Task objective:
Every entry needs to be given again exactly as it reads.

(Stored items)
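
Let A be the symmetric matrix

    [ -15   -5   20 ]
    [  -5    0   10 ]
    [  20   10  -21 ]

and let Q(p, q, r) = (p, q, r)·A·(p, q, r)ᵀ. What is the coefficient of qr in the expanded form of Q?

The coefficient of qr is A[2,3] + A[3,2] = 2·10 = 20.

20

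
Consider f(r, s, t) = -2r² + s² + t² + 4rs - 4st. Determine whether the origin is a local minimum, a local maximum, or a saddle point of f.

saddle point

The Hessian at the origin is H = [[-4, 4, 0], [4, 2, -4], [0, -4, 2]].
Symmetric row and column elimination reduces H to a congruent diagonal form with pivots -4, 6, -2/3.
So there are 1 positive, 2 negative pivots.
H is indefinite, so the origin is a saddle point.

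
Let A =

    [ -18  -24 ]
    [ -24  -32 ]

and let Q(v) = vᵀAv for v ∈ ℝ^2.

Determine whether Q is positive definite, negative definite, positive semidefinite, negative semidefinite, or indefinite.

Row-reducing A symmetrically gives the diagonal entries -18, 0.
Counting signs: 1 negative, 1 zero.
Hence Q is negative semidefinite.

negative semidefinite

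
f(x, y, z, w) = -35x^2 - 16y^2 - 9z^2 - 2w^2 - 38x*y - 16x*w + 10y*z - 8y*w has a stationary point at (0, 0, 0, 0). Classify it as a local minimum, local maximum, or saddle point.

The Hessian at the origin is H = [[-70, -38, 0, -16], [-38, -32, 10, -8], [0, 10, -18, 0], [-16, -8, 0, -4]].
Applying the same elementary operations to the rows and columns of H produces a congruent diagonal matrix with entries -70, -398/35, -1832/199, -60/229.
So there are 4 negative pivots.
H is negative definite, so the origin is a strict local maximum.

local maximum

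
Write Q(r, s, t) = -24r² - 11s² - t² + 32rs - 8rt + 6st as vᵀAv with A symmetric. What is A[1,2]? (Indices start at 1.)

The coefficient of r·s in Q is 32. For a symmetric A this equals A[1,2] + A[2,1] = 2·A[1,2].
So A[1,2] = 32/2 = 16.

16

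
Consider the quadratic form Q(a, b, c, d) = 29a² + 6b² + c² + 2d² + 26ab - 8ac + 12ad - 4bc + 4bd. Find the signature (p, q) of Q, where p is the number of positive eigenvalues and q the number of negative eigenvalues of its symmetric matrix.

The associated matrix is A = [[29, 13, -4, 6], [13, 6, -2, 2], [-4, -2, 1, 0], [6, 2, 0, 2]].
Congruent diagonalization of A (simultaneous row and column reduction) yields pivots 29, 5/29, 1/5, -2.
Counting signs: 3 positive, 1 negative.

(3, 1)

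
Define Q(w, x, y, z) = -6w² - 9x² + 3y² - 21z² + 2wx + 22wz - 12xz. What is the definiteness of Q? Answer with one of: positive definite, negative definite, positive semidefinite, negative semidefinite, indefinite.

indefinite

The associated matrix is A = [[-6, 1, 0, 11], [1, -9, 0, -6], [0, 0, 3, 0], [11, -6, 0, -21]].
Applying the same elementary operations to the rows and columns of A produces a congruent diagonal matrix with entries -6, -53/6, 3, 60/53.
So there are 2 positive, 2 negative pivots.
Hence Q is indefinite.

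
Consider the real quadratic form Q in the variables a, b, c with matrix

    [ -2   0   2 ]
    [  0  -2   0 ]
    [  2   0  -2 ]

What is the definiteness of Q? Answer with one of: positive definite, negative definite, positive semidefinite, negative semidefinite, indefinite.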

Response for this exercise:
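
Let A be the symmetric matrix

    [ -15   -5   20 ]
    [  -5    0   10 ]
    [  20   10  -21 ]

and let Q(p, q, r) = (p, q, r)·A·(p, q, r)ᵀ. What is the coefficient of qr in the expanded form of Q?

The coefficient of qr is A[2,3] + A[3,2] = 2·10 = 20.

20

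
Consider f(r, s, t) = -2r² + s² + t² + 4rs - 4st. Determine whether the origin is a local minimum, a local maximum, or a saddle point of f.

saddle point

The Hessian at the origin is H = [[-4, 4, 0], [4, 2, -4], [0, -4, 2]].
Symmetric row and column elimination reduces H to a congruent diagonal form with pivots -4, 6, -2/3.
So there are 1 positive, 2 negative pivots.
H is indefinite, so the origin is a saddle point.

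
Let A =

    [ -18  -24 ]
    [ -24  -32 ]

and let Q(v) = vᵀAv for v ∈ ℝ^2.

Determine whether Q is positive definite, negative definite, positive semidefinite, negative semidefinite, or indefinite.

Row-reducing A symmetrically gives the diagonal entries -18, 0.
Counting signs: 1 negative, 1 zero.
Hence Q is negative semidefinite.

negative semidefinite

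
f(x, y, z, w) = -35x^2 - 16y^2 - 9z^2 - 2w^2 - 38x*y - 16x*w + 10y*z - 8y*w has a stationary point at (0, 0, 0, 0). Classify it as a local minimum, local maximum, or saddle point.

The Hessian at the origin is H = [[-70, -38, 0, -16], [-38, -32, 10, -8], [0, 10, -18, 0], [-16, -8, 0, -4]].
Applying the same elementary operations to the rows and columns of H produces a congruent diagonal matrix with entries -70, -398/35, -1832/199, -60/229.
So there are 4 negative pivots.
H is negative definite, so the origin is a strict local maximum.

local maximum

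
Write Q(r, s, t) = -24r² - 11s² - t² + 32rs - 8rt + 6st as vᵀAv with A symmetric. What is A[1,2]? (Indices start at 1.)

The coefficient of r·s in Q is 32. For a symmetric A this equals A[1,2] + A[2,1] = 2·A[1,2].
So A[1,2] = 32/2 = 16.

16

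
Consider the quadratic form Q(a, b, c, d) = 29a² + 6b² + c² + 2d² + 26ab - 8ac + 12ad - 4bc + 4bd. Find the signature (p, q) of Q, where p is the number of positive eigenvalues and q the number of negative eigenvalues of its symmetric matrix.

The associated matrix is A = [[29, 13, -4, 6], [13, 6, -2, 2], [-4, -2, 1, 0], [6, 2, 0, 2]].
Congruent diagonalization of A (simultaneous row and column reduction) yields pivots 29, 5/29, 1/5, -2.
Counting signs: 3 positive, 1 negative.

(3, 1)

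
Define Q(w, x, y, z) = -6w² - 9x² + 3y² - 21z² + 2wx + 22wz - 12xz. What is the definiteness of Q? Answer with one of: positive definite, negative definite, positive semidefinite, negative semidefinite, indefinite.

indefinite

The associated matrix is A = [[-6, 1, 0, 11], [1, -9, 0, -6], [0, 0, 3, 0], [11, -6, 0, -21]].
Applying the same elementary operations to the rows and columns of A produces a congruent diagonal matrix with entries -6, -53/6, 3, 60/53.
So there are 2 positive, 2 negative pivots.
Hence Q is indefinite.

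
Consider the real quadratic form Q in the variables a, b, c with matrix

    [ -2   0   2 ]
    [  0  -2   0 ]
    [  2   0  -2 ]

What is the definiteness of Q? Answer with one of: positive definite, negative definite, positive semidefinite, negative semidefinite, indefinite.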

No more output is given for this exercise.